◆ **Action item**
Set down exactly the lines from the one containing "In terms of" through the last line of the records below, both included, and nothing else.

Stored data entries
..........

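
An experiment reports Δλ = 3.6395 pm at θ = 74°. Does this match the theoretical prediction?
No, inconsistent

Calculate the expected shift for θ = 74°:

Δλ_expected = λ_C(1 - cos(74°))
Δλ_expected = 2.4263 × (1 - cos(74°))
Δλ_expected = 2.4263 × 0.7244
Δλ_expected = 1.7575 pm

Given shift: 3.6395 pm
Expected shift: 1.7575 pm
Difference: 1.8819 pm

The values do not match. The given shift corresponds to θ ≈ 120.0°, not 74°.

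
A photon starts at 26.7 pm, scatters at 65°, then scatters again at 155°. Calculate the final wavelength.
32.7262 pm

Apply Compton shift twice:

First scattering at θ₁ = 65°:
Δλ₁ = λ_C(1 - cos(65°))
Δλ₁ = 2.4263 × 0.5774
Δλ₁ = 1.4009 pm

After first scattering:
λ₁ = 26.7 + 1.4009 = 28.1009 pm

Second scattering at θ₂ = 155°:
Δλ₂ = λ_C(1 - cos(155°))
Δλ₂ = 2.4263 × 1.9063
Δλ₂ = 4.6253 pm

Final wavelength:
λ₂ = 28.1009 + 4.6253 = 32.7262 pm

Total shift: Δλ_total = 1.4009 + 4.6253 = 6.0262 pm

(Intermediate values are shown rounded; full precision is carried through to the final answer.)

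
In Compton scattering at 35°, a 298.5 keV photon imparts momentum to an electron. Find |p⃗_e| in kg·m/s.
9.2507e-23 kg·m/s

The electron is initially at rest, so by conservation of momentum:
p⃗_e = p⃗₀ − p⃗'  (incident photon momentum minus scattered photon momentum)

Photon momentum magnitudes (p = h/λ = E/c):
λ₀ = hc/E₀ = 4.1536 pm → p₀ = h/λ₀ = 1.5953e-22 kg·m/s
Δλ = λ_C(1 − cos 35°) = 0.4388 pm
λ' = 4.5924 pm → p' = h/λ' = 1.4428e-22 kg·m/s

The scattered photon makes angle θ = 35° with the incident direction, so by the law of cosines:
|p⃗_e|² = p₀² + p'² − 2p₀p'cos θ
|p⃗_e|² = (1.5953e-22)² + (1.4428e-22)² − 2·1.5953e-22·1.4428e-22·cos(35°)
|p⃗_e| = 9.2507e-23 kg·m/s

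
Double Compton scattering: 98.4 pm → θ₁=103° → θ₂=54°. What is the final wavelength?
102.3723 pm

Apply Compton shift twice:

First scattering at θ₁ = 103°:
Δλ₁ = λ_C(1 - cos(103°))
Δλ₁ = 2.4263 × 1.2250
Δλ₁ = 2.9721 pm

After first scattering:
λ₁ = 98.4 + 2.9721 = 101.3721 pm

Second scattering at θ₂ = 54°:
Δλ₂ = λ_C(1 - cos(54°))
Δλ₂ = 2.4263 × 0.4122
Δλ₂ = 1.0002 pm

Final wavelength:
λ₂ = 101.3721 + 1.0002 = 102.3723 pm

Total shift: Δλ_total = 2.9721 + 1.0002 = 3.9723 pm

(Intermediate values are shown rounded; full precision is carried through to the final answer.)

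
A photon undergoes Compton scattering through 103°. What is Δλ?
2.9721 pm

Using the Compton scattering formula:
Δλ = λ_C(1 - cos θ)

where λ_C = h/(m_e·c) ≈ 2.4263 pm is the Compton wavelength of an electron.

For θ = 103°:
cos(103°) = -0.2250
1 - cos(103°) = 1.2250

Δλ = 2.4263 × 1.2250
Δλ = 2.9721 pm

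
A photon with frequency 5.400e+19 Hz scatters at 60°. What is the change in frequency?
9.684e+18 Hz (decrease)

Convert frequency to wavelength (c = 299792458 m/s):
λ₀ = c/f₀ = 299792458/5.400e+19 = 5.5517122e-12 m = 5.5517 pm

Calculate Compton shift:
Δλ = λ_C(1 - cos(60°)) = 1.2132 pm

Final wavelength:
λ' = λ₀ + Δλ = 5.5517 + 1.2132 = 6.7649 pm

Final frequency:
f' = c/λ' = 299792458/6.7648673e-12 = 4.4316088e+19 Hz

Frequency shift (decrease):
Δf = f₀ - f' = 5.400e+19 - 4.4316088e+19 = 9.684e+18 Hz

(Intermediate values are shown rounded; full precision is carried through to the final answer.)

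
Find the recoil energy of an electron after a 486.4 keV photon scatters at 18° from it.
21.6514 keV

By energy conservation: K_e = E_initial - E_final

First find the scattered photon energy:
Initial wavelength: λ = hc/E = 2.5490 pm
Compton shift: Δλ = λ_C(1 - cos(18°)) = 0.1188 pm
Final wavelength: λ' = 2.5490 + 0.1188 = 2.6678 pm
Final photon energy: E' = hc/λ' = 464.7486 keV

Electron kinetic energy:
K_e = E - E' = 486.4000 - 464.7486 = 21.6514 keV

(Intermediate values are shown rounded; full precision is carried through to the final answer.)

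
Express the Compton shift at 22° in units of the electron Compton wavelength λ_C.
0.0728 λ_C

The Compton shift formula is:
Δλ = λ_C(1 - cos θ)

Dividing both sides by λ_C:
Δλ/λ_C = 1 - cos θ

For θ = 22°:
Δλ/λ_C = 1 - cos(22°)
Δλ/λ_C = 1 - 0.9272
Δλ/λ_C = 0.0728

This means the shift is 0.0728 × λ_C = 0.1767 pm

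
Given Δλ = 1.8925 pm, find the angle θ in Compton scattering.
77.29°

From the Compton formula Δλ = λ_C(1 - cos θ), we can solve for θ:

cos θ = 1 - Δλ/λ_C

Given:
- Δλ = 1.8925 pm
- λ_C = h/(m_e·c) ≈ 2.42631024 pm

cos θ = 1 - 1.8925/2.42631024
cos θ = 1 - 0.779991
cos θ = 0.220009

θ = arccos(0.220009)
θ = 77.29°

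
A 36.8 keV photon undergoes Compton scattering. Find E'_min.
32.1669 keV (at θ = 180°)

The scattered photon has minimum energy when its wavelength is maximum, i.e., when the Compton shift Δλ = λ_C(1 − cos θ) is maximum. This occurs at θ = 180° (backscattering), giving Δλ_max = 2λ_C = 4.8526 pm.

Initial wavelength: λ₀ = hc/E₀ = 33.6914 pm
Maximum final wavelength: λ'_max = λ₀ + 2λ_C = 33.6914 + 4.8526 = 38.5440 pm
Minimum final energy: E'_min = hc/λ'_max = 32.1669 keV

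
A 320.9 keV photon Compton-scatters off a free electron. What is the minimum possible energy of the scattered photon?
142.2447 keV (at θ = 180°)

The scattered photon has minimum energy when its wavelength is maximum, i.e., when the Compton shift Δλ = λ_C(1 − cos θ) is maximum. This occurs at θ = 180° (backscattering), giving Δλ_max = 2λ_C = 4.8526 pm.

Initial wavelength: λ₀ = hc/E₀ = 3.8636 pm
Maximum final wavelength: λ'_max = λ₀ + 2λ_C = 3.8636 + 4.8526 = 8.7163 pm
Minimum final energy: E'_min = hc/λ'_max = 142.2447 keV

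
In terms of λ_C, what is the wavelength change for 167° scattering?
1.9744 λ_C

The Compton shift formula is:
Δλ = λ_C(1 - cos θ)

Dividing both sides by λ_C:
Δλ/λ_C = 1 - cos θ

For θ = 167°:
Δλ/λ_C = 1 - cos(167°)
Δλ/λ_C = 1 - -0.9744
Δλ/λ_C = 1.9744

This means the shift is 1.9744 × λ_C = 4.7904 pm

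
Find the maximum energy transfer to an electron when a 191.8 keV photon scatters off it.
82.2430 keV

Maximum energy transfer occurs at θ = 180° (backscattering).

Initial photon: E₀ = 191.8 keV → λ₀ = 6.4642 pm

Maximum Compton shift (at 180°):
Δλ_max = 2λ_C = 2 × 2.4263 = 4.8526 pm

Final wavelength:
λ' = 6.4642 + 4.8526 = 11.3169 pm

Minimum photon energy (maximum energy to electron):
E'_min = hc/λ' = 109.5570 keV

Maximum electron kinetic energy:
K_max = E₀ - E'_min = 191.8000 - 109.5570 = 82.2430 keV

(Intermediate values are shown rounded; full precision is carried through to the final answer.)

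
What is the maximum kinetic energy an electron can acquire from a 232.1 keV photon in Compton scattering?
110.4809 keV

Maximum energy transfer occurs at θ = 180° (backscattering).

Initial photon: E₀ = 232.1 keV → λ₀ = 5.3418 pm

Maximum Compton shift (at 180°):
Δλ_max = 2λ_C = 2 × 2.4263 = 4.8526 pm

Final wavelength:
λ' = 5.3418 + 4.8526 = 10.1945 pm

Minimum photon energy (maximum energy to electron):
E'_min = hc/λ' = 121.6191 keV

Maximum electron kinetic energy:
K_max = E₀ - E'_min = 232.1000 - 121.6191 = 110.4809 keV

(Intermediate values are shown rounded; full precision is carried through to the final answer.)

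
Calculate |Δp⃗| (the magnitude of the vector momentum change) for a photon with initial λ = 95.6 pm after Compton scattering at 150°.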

..........

◆ **Result for this exercise**
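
In terms of λ_C, what is the wavelength change for 167° scattering?
1.9744 λ_C

The Compton shift formula is:
Δλ = λ_C(1 - cos θ)

Dividing both sides by λ_C:
Δλ/λ_C = 1 - cos θ

For θ = 167°:
Δλ/λ_C = 1 - cos(167°)
Δλ/λ_C = 1 - -0.9744
Δλ/λ_C = 1.9744

This means the shift is 1.9744 × λ_C = 4.7904 pm

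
Find the maximum energy transfer to an electron when a 191.8 keV photon scatters off it.
82.2430 keV

Maximum energy transfer occurs at θ = 180° (backscattering).

Initial photon: E₀ = 191.8 keV → λ₀ = 6.4642 pm

Maximum Compton shift (at 180°):
Δλ_max = 2λ_C = 2 × 2.4263 = 4.8526 pm

Final wavelength:
λ' = 6.4642 + 4.8526 = 11.3169 pm

Minimum photon energy (maximum energy to electron):
E'_min = hc/λ' = 109.5570 keV

Maximum electron kinetic energy:
K_max = E₀ - E'_min = 191.8000 - 109.5570 = 82.2430 keV

(Intermediate values are shown rounded; full precision is carried through to the final answer.)

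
What is the maximum kinetic energy an electron can acquire from a 232.1 keV photon in Compton scattering?
110.4809 keV

Maximum energy transfer occurs at θ = 180° (backscattering).

Initial photon: E₀ = 232.1 keV → λ₀ = 5.3418 pm

Maximum Compton shift (at 180°):
Δλ_max = 2λ_C = 2 × 2.4263 = 4.8526 pm

Final wavelength:
λ' = 5.3418 + 4.8526 = 10.1945 pm

Minimum photon energy (maximum energy to electron):
E'_min = hc/λ' = 121.6191 keV

Maximum electron kinetic energy:
K_max = E₀ - E'_min = 232.1000 - 121.6191 = 110.4809 keV

(Intermediate values are shown rounded; full precision is carried through to the final answer.)

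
Calculate |Δp⃗| (the magnitude of the vector momentum change) for a photon with initial λ = 95.6 pm after Compton scattering at 150°.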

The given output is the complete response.